Work instruction:
Below are some entries; state how many of their lines contain the word "cycles", with nothing else in the reply.

Stored data entries:
--*--

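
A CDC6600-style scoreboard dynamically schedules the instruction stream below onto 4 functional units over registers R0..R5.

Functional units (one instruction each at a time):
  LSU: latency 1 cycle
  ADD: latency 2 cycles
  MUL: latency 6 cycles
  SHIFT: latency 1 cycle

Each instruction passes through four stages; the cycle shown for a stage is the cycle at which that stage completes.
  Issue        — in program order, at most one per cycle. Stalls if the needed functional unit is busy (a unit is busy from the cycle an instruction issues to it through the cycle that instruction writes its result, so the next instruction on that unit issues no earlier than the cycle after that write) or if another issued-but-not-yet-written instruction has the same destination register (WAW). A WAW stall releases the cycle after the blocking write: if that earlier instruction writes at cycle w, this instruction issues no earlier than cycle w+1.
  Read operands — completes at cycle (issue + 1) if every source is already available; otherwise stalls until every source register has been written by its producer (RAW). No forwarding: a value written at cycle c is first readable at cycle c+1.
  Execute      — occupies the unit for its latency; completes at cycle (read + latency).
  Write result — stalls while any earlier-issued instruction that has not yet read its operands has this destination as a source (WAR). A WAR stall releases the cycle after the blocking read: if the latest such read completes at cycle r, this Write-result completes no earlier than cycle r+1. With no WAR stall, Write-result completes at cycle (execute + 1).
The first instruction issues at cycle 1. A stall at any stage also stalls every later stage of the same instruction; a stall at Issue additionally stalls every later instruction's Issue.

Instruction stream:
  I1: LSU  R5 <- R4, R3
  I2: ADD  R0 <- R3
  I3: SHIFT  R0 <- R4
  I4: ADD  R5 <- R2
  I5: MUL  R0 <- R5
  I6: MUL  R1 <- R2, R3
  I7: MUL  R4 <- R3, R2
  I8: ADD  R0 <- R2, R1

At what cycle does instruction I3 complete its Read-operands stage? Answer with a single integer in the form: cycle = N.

cycle = 8

1) issue 1, read 2, done 3, write 4
2) issue 2, read 3, done 5, write 6
3) issue 7, read 8, done 9, write 10  <WAW R0: wait I2 write@6>
4) issue 8, read 9, done 11, write 12
5) issue 11, read 13, done 19, write 20  <WAW R0: wait I3 write@10 / RAW R5: wait I4 write@12>
6) issue 21, read 22, done 28, write 29  <struct: MUL busy until I5 writes@20>
7) issue 30, read 31, done 37, write 38  <struct: MUL busy until I6 writes@29>
8) issue 31, read 32, done 34, write 35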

--*--

Exercise result:
2